Work instruction → Return the number of lines below that contain "integers"; nothing else belongs in the reply.

Data for analysis →
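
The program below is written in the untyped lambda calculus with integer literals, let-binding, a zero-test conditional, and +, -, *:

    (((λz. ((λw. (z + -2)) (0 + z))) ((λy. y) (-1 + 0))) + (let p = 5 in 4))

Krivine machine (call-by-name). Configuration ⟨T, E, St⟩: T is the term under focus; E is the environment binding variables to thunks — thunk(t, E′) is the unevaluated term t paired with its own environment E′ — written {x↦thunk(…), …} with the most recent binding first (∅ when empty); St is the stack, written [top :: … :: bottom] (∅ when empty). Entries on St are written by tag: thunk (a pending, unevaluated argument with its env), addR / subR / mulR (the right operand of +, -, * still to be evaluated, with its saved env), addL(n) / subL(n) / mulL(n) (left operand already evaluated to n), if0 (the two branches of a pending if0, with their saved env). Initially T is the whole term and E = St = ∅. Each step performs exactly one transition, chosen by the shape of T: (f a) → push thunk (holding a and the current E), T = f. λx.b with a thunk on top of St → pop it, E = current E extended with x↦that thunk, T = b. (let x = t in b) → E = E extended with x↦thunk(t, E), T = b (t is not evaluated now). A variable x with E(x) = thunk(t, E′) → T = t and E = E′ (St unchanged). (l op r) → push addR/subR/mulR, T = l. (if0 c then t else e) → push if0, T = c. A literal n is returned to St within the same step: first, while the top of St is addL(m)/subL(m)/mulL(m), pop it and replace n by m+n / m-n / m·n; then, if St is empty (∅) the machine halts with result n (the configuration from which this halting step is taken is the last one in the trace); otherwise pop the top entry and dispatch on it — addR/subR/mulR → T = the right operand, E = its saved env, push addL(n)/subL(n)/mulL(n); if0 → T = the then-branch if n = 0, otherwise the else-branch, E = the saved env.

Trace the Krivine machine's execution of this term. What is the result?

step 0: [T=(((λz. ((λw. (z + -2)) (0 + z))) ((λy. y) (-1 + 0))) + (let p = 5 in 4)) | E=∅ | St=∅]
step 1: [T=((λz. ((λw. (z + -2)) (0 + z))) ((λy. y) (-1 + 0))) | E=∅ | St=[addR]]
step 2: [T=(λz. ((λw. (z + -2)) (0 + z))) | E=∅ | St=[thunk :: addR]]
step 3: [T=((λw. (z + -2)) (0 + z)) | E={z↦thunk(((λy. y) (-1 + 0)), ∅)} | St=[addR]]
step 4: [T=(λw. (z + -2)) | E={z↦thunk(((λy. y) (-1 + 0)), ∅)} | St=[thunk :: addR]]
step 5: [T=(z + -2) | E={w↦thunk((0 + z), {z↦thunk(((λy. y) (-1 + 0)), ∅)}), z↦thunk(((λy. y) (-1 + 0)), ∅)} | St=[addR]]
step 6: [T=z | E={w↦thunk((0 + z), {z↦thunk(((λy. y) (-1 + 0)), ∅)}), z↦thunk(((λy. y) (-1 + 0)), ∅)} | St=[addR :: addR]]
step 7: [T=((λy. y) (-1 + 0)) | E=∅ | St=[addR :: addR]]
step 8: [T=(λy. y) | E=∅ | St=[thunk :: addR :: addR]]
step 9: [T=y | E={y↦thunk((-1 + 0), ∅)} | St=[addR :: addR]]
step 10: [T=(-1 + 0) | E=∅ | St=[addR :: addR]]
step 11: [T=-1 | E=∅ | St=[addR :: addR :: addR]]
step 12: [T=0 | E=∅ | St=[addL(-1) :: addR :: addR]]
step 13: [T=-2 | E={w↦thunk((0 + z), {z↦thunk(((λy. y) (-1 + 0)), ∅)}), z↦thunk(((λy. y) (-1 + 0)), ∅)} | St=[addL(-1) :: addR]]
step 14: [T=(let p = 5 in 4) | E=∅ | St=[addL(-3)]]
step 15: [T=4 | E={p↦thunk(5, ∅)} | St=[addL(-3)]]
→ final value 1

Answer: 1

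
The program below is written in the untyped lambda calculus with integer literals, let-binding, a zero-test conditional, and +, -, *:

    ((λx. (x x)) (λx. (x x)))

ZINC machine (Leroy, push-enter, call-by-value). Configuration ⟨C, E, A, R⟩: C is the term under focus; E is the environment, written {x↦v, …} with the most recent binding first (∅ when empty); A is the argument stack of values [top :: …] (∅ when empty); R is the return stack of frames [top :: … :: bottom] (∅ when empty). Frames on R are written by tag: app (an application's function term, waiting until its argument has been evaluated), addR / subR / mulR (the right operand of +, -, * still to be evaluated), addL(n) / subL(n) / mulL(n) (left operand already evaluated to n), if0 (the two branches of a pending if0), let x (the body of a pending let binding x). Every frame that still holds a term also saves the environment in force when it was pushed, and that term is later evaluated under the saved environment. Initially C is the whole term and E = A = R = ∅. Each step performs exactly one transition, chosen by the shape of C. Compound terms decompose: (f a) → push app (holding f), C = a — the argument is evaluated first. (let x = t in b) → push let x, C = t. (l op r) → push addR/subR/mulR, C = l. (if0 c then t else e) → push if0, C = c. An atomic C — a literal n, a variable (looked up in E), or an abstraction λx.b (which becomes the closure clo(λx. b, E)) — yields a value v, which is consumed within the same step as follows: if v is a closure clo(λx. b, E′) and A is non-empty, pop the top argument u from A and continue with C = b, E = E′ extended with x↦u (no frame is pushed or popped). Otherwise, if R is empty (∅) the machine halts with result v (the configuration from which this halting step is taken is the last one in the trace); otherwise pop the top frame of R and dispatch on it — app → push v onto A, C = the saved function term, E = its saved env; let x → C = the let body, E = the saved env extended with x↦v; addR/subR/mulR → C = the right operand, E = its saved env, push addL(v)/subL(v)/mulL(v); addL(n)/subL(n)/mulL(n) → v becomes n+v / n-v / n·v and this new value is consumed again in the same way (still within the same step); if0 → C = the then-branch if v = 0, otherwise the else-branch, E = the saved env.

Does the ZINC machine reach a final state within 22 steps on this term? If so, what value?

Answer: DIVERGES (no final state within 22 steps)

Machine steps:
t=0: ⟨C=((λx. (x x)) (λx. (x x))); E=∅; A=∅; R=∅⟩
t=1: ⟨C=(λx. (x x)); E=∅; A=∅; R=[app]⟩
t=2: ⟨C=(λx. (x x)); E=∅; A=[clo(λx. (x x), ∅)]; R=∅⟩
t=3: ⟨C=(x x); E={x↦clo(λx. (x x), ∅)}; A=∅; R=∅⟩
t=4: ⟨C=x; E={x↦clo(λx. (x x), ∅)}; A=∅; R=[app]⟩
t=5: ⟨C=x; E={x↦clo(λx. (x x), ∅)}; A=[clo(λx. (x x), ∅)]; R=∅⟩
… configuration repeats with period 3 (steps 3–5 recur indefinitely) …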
---
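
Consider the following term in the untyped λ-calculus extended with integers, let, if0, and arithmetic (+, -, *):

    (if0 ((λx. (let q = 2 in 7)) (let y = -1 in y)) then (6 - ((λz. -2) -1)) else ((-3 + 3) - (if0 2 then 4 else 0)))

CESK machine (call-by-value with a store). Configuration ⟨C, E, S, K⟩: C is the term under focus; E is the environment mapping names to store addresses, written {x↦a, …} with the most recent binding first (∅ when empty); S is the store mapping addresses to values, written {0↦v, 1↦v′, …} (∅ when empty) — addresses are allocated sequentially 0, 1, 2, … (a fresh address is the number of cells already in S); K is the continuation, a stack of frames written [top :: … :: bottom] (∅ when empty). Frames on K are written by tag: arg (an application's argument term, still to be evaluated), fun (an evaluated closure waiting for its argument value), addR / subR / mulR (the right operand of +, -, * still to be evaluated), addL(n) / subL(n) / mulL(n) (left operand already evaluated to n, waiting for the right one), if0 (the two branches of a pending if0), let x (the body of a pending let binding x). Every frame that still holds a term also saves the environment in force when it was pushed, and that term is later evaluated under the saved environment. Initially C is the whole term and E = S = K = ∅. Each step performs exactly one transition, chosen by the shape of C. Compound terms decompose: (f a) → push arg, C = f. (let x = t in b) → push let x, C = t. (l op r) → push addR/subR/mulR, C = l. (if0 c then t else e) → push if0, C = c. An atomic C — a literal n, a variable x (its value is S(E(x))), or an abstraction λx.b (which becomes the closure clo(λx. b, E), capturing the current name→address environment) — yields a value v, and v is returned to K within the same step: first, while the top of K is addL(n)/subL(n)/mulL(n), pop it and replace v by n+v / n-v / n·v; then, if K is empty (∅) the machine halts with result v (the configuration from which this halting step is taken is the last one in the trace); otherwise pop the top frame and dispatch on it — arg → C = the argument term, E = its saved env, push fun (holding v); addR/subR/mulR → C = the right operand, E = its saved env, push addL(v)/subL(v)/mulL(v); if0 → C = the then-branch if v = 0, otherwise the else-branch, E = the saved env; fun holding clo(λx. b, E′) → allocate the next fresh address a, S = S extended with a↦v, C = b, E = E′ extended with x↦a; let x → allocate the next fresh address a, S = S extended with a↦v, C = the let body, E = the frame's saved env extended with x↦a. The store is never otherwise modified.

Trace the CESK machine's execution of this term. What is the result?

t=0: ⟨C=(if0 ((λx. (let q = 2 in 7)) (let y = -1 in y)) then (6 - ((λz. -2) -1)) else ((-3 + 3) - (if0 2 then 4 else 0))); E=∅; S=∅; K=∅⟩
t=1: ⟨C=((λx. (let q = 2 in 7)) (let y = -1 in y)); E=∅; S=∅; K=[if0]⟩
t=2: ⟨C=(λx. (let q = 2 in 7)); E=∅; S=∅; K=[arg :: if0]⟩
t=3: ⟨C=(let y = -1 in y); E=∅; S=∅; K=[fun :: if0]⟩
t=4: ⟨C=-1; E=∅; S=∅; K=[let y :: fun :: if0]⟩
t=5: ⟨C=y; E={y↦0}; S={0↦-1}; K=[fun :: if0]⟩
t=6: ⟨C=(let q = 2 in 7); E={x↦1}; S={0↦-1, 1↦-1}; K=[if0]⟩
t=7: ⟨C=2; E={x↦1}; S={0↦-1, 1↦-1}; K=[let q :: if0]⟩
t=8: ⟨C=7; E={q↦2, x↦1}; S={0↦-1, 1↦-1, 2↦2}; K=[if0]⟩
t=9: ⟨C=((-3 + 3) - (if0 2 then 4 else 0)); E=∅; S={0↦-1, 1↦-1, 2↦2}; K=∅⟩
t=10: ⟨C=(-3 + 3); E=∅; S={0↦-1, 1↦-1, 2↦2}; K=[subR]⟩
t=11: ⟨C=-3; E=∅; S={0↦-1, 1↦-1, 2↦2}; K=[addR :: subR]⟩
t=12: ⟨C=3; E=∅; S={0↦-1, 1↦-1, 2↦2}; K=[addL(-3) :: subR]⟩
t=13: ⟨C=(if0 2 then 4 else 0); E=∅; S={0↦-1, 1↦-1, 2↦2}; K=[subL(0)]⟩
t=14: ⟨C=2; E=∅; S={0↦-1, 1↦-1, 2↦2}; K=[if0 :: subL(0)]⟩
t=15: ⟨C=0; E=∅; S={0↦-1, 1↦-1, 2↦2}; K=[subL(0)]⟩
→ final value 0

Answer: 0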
* * *
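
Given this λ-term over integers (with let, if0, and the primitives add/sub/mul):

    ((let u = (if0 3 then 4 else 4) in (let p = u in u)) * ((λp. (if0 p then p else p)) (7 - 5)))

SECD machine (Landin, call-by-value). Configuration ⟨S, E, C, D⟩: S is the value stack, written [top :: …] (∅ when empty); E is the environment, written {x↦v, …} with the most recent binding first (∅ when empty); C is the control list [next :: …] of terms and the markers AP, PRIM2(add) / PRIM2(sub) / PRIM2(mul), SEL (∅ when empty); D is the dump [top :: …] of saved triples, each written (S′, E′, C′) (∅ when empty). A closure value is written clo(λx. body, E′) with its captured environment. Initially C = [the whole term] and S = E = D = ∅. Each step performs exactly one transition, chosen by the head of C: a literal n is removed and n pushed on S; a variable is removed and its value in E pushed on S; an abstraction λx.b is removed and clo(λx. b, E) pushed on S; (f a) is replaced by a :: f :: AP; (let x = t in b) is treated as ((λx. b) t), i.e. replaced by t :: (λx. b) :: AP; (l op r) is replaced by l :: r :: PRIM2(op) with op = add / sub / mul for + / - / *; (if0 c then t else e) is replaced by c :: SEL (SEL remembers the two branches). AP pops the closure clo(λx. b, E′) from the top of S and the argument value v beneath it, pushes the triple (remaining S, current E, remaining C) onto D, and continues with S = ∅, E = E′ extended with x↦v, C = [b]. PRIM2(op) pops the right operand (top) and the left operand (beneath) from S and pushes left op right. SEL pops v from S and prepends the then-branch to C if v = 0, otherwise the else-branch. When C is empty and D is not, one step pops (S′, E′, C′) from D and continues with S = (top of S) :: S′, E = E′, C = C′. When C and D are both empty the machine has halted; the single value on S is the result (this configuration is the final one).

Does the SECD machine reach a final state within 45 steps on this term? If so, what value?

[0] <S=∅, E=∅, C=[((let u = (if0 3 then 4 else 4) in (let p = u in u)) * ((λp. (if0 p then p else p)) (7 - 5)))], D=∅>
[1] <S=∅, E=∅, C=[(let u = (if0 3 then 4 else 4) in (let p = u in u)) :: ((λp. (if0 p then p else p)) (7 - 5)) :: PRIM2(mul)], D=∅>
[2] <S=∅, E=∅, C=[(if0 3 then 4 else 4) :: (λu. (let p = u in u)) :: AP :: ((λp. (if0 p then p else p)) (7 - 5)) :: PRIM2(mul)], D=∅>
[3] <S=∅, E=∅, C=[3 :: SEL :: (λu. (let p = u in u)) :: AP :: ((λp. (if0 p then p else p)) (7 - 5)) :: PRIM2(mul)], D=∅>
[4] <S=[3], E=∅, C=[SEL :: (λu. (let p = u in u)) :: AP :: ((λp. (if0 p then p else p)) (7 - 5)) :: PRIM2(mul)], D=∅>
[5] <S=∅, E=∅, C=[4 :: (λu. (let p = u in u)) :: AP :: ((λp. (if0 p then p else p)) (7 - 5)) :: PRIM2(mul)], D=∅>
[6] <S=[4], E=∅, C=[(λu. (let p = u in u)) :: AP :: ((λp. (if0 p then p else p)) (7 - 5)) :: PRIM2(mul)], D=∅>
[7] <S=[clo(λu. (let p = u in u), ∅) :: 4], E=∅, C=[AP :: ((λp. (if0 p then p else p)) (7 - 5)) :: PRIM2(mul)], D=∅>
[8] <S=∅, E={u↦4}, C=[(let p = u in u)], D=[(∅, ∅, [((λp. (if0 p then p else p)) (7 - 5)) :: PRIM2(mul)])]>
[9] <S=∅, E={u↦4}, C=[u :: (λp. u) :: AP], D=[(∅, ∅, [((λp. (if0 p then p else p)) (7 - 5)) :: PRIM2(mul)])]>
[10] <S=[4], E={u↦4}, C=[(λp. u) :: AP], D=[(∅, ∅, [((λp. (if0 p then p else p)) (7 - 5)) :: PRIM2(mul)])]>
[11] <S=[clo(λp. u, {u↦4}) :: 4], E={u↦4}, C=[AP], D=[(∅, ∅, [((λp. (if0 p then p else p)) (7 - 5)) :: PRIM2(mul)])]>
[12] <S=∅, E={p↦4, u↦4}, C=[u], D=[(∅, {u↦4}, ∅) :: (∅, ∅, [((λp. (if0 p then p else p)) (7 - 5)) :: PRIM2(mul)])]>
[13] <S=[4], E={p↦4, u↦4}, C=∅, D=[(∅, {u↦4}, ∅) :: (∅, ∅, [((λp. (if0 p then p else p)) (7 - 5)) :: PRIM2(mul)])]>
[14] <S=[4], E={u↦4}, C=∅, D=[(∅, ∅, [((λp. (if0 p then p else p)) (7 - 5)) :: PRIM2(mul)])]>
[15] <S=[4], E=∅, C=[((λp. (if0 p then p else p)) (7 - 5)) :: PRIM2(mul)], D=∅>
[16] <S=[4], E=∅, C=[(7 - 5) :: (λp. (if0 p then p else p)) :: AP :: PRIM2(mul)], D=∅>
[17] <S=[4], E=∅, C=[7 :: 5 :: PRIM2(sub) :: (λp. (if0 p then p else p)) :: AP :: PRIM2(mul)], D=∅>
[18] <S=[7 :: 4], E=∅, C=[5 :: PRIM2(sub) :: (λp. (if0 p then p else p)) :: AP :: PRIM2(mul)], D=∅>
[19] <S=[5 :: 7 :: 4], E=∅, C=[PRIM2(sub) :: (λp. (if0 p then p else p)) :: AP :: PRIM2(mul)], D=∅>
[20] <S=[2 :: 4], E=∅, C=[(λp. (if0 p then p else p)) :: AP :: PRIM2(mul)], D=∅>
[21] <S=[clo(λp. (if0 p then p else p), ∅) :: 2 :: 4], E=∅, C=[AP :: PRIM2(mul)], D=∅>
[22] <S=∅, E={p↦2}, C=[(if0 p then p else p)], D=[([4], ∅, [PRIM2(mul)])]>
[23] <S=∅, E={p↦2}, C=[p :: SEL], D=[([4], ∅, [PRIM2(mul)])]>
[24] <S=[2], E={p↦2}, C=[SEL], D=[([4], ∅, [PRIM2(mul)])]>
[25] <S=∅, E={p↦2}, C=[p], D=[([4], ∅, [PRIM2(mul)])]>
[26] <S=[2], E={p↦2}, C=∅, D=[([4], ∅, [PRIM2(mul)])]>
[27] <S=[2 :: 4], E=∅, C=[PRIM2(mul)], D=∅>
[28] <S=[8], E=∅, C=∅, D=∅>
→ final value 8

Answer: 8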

Task result → 2